- Task goal:
Reproduce the entries. Match every word.
Data provided START
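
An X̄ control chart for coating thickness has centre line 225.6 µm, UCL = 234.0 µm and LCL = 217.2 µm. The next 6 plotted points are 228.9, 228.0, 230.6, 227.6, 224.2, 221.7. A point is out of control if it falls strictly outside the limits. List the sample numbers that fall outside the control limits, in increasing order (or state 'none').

none

All 6 points lie within [217.2, 234.0].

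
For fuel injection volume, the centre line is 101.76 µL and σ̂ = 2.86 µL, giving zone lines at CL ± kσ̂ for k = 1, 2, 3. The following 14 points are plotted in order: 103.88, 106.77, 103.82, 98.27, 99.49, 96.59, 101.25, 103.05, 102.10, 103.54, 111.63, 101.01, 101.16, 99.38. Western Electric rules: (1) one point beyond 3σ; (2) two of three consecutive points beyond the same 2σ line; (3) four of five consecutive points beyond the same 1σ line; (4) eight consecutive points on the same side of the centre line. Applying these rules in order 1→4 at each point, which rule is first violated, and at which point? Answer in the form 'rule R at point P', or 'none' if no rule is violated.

Zone of each point (C = within 1σ̂, B = 1σ̂–2σ̂, A = 2σ̂–3σ̂, * = beyond 3σ̂; sign = side of CL): 1:+C, 2:+B, 3:+C, 4:-B, 5:-C, 6:-B, 7:-C, 8:+C, 9:+C, 10:+C, 11:+*, 12:-C, 13:-C, 14:-C
Rule 1 (one point beyond the 3σ limits) is satisfied at point 11.

rule 1 at point 11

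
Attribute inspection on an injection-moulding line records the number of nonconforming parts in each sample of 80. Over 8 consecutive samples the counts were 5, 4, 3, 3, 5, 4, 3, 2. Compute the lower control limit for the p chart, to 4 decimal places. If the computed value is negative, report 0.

p̄ = Σdᵢ / (k·n) = 29 / (8 × 80) = 0.04531
LCL = p̄ − 3·√(p̄(1−p̄)/n) = 0.04531 − 3 × 0.02325 = -0.02445 → 0 (negative, so LCL = 0)

0.0000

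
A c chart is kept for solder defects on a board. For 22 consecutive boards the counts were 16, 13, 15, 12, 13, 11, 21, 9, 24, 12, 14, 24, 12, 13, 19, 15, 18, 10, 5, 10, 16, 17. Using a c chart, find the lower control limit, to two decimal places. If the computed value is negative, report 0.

c̄ = (16 + 13 + 15 + 12 + 13 + 11 + 21 + 9 + 24 + 12 + 14 + 24 + 12 + 13 + 19 + 15 + 18 + 10 + 5 + 10 + 16 + 17) / 22 = 319 / 22 = 14.5000
LCL = c̄ − 3√c̄ = 14.5000 − 3 × 3.8079 = 3.0763

3.08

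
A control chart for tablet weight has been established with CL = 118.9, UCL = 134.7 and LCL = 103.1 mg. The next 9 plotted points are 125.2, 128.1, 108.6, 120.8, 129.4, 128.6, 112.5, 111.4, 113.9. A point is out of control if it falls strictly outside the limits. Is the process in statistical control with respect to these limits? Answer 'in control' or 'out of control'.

All 9 points lie within [103.1, 134.7].

in control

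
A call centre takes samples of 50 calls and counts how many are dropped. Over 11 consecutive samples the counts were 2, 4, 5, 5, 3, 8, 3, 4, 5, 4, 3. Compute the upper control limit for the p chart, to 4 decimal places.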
Data provided END
- Exercise answer:
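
An X̄ control chart for coating thickness has centre line 225.6 µm, UCL = 234.0 µm and LCL = 217.2 µm. The next 6 plotted points are 228.9, 228.0, 230.6, 227.6, 224.2, 221.7. A point is out of control if it falls strictly outside the limits. List the sample numbers that fall outside the control limits, in increasing order (or state 'none').

none

All 6 points lie within [217.2, 234.0].

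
For fuel injection volume, the centre line is 101.76 µL and σ̂ = 2.86 µL, giving zone lines at CL ± kσ̂ for k = 1, 2, 3. The following 14 points are plotted in order: 103.88, 106.77, 103.82, 98.27, 99.49, 96.59, 101.25, 103.05, 102.10, 103.54, 111.63, 101.01, 101.16, 99.38. Western Electric rules: (1) one point beyond 3σ; (2) two of three consecutive points beyond the same 2σ line; (3) four of five consecutive points beyond the same 1σ line; (4) eight consecutive points on the same side of the centre line. Applying these rules in order 1→4 at each point, which rule is first violated, and at which point? Answer in the form 'rule R at point P', or 'none' if no rule is violated.

Zone of each point (C = within 1σ̂, B = 1σ̂–2σ̂, A = 2σ̂–3σ̂, * = beyond 3σ̂; sign = side of CL): 1:+C, 2:+B, 3:+C, 4:-B, 5:-C, 6:-B, 7:-C, 8:+C, 9:+C, 10:+C, 11:+*, 12:-C, 13:-C, 14:-C
Rule 1 (one point beyond the 3σ limits) is satisfied at point 11.

rule 1 at point 11

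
Attribute inspection on an injection-moulding line records the number of nonconforming parts in each sample of 80. Over 8 consecutive samples the counts were 5, 4, 3, 3, 5, 4, 3, 2. Compute the lower control limit for the p chart, to 4 decimal places. If the computed value is negative, report 0.

p̄ = Σdᵢ / (k·n) = 29 / (8 × 80) = 0.04531
LCL = p̄ − 3·√(p̄(1−p̄)/n) = 0.04531 − 3 × 0.02325 = -0.02445 → 0 (negative, so LCL = 0)

0.0000

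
A c chart is kept for solder defects on a board. For 22 consecutive boards the counts were 16, 13, 15, 12, 13, 11, 21, 9, 24, 12, 14, 24, 12, 13, 19, 15, 18, 10, 5, 10, 16, 17. Using a c chart, find the lower control limit, to two decimal places. If the computed value is negative, report 0.

c̄ = (16 + 13 + 15 + 12 + 13 + 11 + 21 + 9 + 24 + 12 + 14 + 24 + 12 + 13 + 19 + 15 + 18 + 10 + 5 + 10 + 16 + 17) / 22 = 319 / 22 = 14.5000
LCL = c̄ − 3√c̄ = 14.5000 − 3 × 3.8079 = 3.0763

3.08

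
A control chart for tablet weight has been established with CL = 118.9, UCL = 134.7 and LCL = 103.1 mg. The next 9 plotted points are 125.2, 128.1, 108.6, 120.8, 129.4, 128.6, 112.5, 111.4, 113.9. A point is out of control if it falls strictly outside the limits. Is the process in statistical control with respect to these limits? Answer 'in control' or 'out of control'.

All 9 points lie within [103.1, 134.7].

in control

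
A call centre takes samples of 50 calls and counts how many are dropped. Over 11 consecutive samples the counts were 2, 4, 5, 5, 3, 8, 3, 4, 5, 4, 3. Compute the upper control limit for the p chart, to 4 decimal places.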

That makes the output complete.